WORK TO COMPLETE:
Search the data below, and report every line in which "bauxite" occurs.

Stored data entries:

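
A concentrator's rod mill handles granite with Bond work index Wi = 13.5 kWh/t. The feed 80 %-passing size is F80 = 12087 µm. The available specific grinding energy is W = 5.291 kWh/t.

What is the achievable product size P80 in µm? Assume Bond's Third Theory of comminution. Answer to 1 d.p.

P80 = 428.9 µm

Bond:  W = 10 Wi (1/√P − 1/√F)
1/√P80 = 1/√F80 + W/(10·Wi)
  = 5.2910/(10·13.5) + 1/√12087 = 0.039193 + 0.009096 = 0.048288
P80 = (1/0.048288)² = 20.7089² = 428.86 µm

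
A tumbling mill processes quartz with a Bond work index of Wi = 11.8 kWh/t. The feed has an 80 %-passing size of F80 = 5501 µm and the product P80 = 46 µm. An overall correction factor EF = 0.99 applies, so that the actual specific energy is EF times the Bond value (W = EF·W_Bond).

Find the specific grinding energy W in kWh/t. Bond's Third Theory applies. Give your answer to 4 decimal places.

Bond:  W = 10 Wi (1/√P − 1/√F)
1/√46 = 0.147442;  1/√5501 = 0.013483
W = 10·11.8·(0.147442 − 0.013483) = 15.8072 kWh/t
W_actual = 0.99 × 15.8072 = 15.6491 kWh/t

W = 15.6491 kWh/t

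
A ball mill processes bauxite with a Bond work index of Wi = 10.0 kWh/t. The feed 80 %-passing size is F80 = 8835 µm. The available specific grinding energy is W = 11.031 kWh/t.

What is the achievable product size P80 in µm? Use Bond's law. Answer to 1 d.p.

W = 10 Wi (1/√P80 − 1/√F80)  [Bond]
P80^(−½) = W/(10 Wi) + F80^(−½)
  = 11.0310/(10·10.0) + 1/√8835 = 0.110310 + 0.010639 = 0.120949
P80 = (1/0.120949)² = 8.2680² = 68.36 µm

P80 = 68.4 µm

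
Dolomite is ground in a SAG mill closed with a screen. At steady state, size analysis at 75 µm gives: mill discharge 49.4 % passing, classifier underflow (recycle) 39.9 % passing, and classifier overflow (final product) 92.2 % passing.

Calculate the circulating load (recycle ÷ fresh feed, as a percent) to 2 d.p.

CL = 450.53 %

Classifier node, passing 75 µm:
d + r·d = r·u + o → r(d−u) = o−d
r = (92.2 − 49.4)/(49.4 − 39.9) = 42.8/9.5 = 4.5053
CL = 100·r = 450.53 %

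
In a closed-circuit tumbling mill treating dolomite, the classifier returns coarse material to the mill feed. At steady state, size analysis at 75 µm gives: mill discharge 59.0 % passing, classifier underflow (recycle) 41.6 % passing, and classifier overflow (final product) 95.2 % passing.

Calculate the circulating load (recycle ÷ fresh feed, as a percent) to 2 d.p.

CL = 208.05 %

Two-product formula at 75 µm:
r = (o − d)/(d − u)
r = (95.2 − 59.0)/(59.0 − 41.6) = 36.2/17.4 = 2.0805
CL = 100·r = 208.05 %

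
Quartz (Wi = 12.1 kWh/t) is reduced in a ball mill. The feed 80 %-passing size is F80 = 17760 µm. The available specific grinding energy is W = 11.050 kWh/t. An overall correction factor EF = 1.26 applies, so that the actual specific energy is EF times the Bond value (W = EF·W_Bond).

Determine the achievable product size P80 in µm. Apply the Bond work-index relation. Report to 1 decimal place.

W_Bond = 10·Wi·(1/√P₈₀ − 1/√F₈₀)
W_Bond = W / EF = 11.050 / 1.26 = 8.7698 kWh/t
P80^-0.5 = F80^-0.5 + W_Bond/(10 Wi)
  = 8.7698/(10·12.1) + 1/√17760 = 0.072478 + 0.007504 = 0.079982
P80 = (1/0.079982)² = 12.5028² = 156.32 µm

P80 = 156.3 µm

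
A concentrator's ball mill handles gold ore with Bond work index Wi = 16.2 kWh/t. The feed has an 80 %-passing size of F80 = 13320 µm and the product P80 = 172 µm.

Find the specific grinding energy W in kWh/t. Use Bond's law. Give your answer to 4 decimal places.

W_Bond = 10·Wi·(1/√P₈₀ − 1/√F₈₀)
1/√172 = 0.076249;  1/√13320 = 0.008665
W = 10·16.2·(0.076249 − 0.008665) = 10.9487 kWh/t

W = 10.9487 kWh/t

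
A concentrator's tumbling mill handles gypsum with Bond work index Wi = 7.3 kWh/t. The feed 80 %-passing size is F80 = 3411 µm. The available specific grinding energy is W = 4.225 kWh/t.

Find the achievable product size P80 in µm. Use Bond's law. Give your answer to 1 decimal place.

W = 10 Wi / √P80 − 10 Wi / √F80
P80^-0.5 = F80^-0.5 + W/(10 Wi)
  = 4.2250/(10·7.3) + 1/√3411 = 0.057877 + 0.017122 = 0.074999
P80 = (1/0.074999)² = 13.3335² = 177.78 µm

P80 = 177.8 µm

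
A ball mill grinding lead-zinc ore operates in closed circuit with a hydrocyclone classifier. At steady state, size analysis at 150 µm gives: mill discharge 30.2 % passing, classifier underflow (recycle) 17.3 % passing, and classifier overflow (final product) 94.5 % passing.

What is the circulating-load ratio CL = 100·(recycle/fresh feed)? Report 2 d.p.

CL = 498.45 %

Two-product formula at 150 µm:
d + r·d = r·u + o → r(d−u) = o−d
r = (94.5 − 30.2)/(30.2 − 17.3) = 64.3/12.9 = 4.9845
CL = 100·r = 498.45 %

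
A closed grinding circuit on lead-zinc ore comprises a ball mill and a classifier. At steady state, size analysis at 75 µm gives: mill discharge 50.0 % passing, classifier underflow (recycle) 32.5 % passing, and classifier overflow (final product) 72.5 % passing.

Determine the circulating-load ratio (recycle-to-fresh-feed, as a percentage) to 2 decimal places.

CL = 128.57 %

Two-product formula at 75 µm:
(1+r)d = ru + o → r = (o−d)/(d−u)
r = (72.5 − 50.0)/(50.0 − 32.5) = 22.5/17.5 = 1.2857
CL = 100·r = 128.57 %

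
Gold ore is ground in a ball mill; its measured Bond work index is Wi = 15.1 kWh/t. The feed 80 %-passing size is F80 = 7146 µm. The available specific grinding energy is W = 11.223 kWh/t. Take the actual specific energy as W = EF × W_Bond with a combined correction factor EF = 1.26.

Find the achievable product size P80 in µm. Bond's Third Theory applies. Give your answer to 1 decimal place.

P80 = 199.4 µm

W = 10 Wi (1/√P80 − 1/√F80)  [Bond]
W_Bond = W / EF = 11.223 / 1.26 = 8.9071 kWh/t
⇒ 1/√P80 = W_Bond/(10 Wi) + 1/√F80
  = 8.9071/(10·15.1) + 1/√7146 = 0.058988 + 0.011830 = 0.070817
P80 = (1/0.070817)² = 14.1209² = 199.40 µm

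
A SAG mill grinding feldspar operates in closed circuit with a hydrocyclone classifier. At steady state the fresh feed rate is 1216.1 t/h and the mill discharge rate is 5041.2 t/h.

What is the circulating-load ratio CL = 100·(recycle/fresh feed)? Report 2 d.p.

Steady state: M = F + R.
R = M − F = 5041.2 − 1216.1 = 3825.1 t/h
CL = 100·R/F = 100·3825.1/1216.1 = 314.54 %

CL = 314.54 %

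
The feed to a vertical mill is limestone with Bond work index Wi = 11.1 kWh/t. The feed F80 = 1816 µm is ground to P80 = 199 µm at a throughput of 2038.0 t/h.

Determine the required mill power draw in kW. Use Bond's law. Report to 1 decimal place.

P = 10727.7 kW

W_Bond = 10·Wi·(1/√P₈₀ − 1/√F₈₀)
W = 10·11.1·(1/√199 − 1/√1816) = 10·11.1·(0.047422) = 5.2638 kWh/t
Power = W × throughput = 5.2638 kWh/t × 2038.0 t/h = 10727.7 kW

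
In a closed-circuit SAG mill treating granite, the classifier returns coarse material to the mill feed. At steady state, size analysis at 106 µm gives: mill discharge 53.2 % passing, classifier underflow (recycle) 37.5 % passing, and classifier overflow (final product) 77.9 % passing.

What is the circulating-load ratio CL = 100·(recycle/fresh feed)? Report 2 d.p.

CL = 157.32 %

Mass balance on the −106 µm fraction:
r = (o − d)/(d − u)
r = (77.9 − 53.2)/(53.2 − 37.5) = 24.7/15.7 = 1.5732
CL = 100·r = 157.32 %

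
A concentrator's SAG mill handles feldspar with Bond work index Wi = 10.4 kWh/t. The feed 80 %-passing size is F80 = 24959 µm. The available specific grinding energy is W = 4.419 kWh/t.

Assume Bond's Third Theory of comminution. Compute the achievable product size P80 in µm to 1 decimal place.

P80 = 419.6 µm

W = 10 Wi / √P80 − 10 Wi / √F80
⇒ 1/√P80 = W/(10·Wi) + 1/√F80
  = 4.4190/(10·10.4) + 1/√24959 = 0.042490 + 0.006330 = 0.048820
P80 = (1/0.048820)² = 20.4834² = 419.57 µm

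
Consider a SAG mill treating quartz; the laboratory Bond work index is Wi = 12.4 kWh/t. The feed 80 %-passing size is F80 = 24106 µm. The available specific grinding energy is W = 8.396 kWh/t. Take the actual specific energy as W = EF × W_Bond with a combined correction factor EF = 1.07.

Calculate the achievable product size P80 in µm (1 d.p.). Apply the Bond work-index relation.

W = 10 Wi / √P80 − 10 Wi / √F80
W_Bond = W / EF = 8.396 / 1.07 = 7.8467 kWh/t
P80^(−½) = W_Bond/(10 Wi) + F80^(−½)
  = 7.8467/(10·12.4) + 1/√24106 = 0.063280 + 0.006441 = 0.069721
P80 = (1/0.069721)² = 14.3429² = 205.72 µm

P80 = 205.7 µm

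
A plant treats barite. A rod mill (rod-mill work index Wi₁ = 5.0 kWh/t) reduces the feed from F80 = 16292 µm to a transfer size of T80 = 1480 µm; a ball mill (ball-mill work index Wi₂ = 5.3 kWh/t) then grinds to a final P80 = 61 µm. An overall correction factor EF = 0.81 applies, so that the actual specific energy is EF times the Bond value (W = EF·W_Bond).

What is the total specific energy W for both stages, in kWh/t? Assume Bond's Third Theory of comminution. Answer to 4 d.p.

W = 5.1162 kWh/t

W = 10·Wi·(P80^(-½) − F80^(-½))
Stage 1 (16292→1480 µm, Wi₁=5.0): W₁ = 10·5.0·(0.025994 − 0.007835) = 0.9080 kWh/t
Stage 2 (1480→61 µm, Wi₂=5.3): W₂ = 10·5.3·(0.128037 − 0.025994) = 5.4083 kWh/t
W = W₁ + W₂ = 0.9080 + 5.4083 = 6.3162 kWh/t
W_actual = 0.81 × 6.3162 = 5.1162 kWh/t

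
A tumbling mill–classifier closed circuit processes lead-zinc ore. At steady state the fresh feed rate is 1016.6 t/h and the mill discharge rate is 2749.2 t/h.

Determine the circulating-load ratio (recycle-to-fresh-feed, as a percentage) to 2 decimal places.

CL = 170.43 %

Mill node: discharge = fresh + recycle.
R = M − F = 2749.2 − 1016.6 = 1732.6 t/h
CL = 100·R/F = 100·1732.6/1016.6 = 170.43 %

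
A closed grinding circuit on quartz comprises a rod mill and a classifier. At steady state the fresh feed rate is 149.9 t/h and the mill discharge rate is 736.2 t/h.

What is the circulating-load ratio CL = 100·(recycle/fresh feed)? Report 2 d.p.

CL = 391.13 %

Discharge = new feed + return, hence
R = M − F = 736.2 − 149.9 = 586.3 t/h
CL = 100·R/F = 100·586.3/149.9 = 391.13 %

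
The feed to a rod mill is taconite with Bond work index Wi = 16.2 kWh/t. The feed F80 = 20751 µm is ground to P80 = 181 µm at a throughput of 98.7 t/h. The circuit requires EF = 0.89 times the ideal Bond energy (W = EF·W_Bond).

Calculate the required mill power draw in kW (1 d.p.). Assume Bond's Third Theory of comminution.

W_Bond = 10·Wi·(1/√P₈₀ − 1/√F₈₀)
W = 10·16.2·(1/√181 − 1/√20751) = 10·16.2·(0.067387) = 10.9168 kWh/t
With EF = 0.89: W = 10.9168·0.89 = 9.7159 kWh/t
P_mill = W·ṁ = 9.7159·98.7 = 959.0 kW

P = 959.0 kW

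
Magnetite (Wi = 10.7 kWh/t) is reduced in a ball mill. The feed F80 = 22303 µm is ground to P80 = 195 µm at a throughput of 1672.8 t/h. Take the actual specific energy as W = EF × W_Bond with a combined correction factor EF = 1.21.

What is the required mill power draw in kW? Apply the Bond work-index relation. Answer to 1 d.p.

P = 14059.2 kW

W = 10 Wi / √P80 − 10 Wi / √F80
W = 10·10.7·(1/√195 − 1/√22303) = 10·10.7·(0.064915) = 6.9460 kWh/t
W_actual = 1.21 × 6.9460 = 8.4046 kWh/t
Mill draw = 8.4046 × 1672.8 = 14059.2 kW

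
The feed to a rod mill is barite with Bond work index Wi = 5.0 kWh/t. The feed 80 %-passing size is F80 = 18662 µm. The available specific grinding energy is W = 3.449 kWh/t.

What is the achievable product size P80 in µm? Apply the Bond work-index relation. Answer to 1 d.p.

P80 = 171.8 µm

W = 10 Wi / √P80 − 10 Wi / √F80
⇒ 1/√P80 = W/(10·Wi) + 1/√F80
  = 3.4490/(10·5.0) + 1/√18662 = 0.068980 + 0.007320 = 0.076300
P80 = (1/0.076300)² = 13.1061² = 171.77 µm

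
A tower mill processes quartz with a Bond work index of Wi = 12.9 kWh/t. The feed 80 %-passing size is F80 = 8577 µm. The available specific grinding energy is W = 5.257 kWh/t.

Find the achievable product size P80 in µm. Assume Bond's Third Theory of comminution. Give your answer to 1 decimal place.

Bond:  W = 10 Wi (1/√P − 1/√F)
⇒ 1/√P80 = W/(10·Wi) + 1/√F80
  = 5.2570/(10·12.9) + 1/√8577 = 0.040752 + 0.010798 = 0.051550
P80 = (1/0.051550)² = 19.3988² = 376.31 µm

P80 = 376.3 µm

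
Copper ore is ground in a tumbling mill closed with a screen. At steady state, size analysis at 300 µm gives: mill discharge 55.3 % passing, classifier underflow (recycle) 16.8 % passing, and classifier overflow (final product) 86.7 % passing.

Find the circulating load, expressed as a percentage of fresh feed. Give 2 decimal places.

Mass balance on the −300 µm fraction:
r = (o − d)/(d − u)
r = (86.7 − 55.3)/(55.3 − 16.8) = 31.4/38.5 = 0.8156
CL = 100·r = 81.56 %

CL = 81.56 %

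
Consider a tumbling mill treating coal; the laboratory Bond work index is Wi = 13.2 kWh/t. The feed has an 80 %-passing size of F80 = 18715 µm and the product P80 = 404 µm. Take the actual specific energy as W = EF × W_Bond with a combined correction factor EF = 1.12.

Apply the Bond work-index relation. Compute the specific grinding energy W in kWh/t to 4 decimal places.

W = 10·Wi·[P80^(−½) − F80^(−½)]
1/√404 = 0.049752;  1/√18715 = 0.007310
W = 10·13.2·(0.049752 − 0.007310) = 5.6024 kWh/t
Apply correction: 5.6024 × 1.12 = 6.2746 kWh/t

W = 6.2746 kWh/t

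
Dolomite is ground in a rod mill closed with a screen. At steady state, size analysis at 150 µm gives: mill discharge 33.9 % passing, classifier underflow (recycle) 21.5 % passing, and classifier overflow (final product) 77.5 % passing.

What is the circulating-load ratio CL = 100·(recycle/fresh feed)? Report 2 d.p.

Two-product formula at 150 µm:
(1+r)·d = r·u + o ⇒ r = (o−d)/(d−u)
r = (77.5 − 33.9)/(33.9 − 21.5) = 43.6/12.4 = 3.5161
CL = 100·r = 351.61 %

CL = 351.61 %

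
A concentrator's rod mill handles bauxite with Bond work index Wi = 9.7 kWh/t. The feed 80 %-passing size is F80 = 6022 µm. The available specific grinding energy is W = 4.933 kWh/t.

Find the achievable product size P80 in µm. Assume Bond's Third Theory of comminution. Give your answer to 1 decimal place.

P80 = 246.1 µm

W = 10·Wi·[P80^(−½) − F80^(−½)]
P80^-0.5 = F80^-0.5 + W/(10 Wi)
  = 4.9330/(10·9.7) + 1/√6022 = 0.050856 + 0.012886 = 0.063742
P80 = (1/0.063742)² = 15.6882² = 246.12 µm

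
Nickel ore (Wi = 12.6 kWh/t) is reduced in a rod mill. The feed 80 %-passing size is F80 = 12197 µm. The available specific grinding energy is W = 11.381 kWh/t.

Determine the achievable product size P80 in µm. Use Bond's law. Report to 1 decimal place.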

TASK RESULT:
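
A ball mill processes bauxite with a Bond work index of Wi = 10.0 kWh/t. The feed 80 %-passing size is F80 = 8835 µm. The available specific grinding energy is W = 11.031 kWh/t.
A concentrator's rod mill handles bauxite with Bond work index Wi = 9.7 kWh/t. The feed 80 %-passing size is F80 = 6022 µm. The available specific grinding energy is W = 4.933 kWh/t.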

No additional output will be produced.